Exercise directions: Copy verbatim the material from its first line to the line that holds "A3: holding T16 grants violet-badge.", including that line.

^^^^

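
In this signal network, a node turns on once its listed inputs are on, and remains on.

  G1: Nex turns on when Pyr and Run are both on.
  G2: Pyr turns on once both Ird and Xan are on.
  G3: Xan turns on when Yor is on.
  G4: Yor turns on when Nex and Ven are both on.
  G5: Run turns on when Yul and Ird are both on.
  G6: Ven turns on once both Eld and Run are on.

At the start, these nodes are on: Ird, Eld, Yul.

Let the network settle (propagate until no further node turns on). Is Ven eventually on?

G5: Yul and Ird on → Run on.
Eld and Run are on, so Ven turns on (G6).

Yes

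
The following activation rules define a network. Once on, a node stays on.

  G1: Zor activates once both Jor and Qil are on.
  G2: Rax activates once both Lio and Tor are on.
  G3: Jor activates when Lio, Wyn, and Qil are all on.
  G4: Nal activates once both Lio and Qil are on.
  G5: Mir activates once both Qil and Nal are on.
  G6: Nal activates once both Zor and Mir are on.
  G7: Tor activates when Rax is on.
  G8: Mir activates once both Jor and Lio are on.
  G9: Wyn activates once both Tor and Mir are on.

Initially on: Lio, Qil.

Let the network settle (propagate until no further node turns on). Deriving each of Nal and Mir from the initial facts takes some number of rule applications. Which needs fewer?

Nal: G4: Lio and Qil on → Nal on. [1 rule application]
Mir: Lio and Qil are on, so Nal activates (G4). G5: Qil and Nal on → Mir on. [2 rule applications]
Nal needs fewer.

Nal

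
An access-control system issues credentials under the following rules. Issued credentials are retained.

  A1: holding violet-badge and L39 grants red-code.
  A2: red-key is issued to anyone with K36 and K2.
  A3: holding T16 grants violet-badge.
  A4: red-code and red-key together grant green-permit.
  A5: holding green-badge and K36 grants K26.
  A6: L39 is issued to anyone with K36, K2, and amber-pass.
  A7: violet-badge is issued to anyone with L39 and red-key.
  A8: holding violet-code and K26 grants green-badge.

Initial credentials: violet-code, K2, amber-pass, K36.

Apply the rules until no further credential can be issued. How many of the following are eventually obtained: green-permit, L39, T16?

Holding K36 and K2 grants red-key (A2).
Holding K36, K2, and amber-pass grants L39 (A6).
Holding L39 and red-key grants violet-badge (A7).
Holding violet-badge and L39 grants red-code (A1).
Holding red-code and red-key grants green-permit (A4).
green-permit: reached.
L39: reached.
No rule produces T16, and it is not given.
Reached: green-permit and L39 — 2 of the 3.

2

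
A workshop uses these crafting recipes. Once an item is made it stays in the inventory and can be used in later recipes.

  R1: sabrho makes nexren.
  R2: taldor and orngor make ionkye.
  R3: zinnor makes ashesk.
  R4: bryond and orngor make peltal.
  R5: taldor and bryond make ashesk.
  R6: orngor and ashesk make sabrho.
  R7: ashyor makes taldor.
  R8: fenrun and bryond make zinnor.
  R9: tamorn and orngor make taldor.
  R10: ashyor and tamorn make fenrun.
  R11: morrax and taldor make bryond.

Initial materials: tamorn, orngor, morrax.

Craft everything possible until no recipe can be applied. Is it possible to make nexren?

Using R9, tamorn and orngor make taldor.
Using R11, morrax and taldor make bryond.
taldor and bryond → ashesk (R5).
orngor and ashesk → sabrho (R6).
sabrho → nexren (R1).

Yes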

^^^^

Output:
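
In this signal network, a node turns on once its listed inputs are on, and remains on.

  G1: Nex turns on when Pyr and Run are both on.
  G2: Pyr turns on once both Ird and Xan are on.
  G3: Xan turns on when Yor is on.
  G4: Yor turns on when Nex and Ven are both on.
  G5: Run turns on when Yul and Ird are both on.
  G6: Ven turns on once both Eld and Run are on.

At the start, these nodes are on: Ird, Eld, Yul.

Let the network settle (propagate until no further node turns on). Is Ven eventually on?

G5: Yul and Ird on → Run on.
Eld and Run are on, so Ven turns on (G6).

Yes

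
The following activation rules define a network. Once on, a node stays on.

  G1: Zor activates once both Jor and Qil are on.
  G2: Rax activates once both Lio and Tor are on.
  G3: Jor activates when Lio, Wyn, and Qil are all on.
  G4: Nal activates once both Lio and Qil are on.
  G5: Mir activates once both Qil and Nal are on.
  G6: Nal activates once both Zor and Mir are on.
  G7: Tor activates when Rax is on.
  G8: Mir activates once both Jor and Lio are on.
  G9: Wyn activates once both Tor and Mir are on.

Initially on: Lio, Qil.

Let the network settle (propagate until no further node turns on). Deriving each of Nal and Mir from the initial facts takes some number of rule applications. Which needs fewer?

Nal: G4: Lio and Qil on → Nal on. [1 rule application]
Mir: Lio and Qil are on, so Nal activates (G4). G5: Qil and Nal on → Mir on. [2 rule applications]
Nal needs fewer.

Nal

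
An access-control system issues credentials under the following rules. Issued credentials are retained.

  A1: holding violet-badge and L39 grants red-code.
  A2: red-key is issued to anyone with K36 and K2.
  A3: holding T16 grants violet-badge.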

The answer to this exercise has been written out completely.